TASK DETAILS: Copy the records. Keep every line exactly as it is.

Collected data
▬▬▬▬▬▬
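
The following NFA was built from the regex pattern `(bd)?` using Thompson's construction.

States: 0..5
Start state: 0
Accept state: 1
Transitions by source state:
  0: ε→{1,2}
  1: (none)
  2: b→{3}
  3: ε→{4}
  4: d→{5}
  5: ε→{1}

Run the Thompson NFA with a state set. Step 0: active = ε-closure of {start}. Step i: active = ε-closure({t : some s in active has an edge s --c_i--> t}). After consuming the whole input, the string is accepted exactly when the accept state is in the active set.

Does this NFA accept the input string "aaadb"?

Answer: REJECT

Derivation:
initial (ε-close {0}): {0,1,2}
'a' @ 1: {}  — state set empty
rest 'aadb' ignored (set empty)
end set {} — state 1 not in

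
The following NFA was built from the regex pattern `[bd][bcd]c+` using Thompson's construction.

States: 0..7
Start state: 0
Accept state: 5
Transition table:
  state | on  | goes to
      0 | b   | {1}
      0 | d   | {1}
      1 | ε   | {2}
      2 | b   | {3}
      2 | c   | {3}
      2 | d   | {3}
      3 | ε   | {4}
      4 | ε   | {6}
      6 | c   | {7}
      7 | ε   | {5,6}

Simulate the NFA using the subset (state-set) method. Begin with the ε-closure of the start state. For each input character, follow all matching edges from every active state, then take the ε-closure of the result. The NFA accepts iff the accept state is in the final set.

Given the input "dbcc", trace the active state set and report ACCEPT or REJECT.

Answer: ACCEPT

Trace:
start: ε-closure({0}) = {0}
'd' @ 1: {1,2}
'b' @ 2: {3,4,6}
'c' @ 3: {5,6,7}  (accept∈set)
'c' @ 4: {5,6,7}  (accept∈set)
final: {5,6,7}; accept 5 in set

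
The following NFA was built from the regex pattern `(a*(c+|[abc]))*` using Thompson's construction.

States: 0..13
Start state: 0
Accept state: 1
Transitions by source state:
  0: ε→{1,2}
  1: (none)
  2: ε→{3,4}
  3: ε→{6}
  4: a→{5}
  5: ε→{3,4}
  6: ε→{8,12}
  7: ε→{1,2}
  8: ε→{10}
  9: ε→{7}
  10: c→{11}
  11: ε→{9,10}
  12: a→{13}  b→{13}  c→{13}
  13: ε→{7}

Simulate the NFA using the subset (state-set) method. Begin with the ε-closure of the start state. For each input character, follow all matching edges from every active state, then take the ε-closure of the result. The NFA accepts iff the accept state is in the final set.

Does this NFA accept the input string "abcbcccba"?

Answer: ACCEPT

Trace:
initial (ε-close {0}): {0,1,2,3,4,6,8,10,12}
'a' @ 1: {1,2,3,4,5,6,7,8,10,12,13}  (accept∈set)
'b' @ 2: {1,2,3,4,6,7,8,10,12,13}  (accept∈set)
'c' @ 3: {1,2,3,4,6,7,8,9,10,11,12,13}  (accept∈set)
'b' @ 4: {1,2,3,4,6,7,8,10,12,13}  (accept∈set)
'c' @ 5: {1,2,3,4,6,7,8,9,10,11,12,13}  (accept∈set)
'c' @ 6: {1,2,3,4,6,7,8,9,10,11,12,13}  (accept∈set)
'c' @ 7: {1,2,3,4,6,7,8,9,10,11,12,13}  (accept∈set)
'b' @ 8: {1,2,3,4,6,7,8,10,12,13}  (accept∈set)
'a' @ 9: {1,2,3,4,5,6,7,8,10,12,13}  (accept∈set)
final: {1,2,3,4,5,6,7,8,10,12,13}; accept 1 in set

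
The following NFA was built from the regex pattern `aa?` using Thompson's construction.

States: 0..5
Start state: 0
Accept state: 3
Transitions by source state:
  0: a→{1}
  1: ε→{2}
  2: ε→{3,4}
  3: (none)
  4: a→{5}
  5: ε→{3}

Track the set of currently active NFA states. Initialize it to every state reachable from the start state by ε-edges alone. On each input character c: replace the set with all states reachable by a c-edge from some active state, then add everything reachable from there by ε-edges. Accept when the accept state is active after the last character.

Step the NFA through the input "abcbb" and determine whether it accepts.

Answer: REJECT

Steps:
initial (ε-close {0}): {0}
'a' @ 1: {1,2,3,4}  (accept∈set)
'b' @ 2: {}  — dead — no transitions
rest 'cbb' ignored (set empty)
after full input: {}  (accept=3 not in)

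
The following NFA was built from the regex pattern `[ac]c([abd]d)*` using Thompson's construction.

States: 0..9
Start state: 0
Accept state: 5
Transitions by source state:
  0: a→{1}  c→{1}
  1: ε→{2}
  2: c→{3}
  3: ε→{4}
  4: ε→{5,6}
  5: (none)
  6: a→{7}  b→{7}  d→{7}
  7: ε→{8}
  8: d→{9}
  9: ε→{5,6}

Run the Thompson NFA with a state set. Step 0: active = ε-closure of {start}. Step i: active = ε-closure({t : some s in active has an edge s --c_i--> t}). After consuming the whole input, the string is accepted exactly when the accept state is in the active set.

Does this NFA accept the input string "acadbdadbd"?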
▬▬▬▬▬▬
THE COMPLETED TASK:
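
The following NFA was built from the regex pattern `(bd)?` using Thompson's construction.

States: 0..5
Start state: 0
Accept state: 1
Transitions by source state:
  0: ε→{1,2}
  1: (none)
  2: b→{3}
  3: ε→{4}
  4: d→{5}
  5: ε→{1}

Run the Thompson NFA with a state set. Step 0: active = ε-closure of {start}. Step i: active = ε-closure({t : some s in active has an edge s --c_i--> t}). After consuming the whole input, the string is accepted exactly when the accept state is in the active set.

Does this NFA accept the input string "aaadb"?

Answer: REJECT

Derivation:
initial (ε-close {0}): {0,1,2}
'a' @ 1: {}  — state set empty
rest 'aadb' ignored (set empty)
end set {} — state 1 not in

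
The following NFA was built from the regex pattern `[bd][bcd]c+` using Thompson's construction.

States: 0..7
Start state: 0
Accept state: 5
Transition table:
  state | on  | goes to
      0 | b   | {1}
      0 | d   | {1}
      1 | ε   | {2}
      2 | b   | {3}
      2 | c   | {3}
      2 | d   | {3}
      3 | ε   | {4}
      4 | ε   | {6}
      6 | c   | {7}
      7 | ε   | {5,6}

Simulate the NFA using the subset (state-set) method. Begin with the ε-closure of the start state. For each input character, follow all matching edges from every active state, then take the ε-closure of the result. The NFA accepts iff the accept state is in the final set.

Given the input "dbcc", trace the active state set and report ACCEPT or REJECT.

Answer: ACCEPT

Trace:
start: ε-closure({0}) = {0}
'd' @ 1: {1,2}
'b' @ 2: {3,4,6}
'c' @ 3: {5,6,7}  (accept∈set)
'c' @ 4: {5,6,7}  (accept∈set)
final: {5,6,7}; accept 5 in set

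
The following NFA was built from the regex pattern `(a*(c+|[abc]))*` using Thompson's construction.

States: 0..13
Start state: 0
Accept state: 1
Transitions by source state:
  0: ε→{1,2}
  1: (none)
  2: ε→{3,4}
  3: ε→{6}
  4: a→{5}
  5: ε→{3,4}
  6: ε→{8,12}
  7: ε→{1,2}
  8: ε→{10}
  9: ε→{7}
  10: c→{11}
  11: ε→{9,10}
  12: a→{13}  b→{13}  c→{13}
  13: ε→{7}

Simulate the NFA using the subset (state-set) method. Begin with the ε-closure of the start state. For each input character, follow all matching edges from every active state, then take the ε-closure of the result. The NFA accepts iff the accept state is in the final set.

Does this NFA accept the input string "abcbcccba"?

Answer: ACCEPT

Trace:
initial (ε-close {0}): {0,1,2,3,4,6,8,10,12}
'a' @ 1: {1,2,3,4,5,6,7,8,10,12,13}  (accept∈set)
'b' @ 2: {1,2,3,4,6,7,8,10,12,13}  (accept∈set)
'c' @ 3: {1,2,3,4,6,7,8,9,10,11,12,13}  (accept∈set)
'b' @ 4: {1,2,3,4,6,7,8,10,12,13}  (accept∈set)
'c' @ 5: {1,2,3,4,6,7,8,9,10,11,12,13}  (accept∈set)
'c' @ 6: {1,2,3,4,6,7,8,9,10,11,12,13}  (accept∈set)
'c' @ 7: {1,2,3,4,6,7,8,9,10,11,12,13}  (accept∈set)
'b' @ 8: {1,2,3,4,6,7,8,10,12,13}  (accept∈set)
'a' @ 9: {1,2,3,4,5,6,7,8,10,12,13}  (accept∈set)
final: {1,2,3,4,5,6,7,8,10,12,13}; accept 1 in set

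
The following NFA was built from the regex pattern `aa?` using Thompson's construction.

States: 0..5
Start state: 0
Accept state: 3
Transitions by source state:
  0: a→{1}
  1: ε→{2}
  2: ε→{3,4}
  3: (none)
  4: a→{5}
  5: ε→{3}

Track the set of currently active NFA states. Initialize it to every state reachable from the start state by ε-edges alone. On each input character c: replace the set with all states reachable by a c-edge from some active state, then add everything reachable from there by ε-edges. Accept when the accept state is active after the last character.

Step the NFA through the input "abcbb" and determine whether it accepts.

Answer: REJECT

Steps:
initial (ε-close {0}): {0}
'a' @ 1: {1,2,3,4}  (accept∈set)
'b' @ 2: {}  — dead — no transitions
rest 'cbb' ignored (set empty)
after full input: {}  (accept=3 not in)

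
The following NFA was built from the regex pattern `[ac]c([abd]d)*` using Thompson's construction.

States: 0..9
Start state: 0
Accept state: 5
Transitions by source state:
  0: a→{1}  c→{1}
  1: ε→{2}
  2: c→{3}
  3: ε→{4}
  4: ε→{5,6}
  5: (none)
  6: a→{7}  b→{7}  d→{7}
  7: ε→{8}
  8: d→{9}
  9: ε→{5,6}

Run the Thompson NFA with a state set. Step 0: active = ε-closure of {start}. Step i: active = ε-closure({t : some s in active has an edge s --c_i--> t}). After consuming the whole input, the string is accepted exactly when the accept state is in the active set.

Does this NFA accept the input string "acadbdadbd"?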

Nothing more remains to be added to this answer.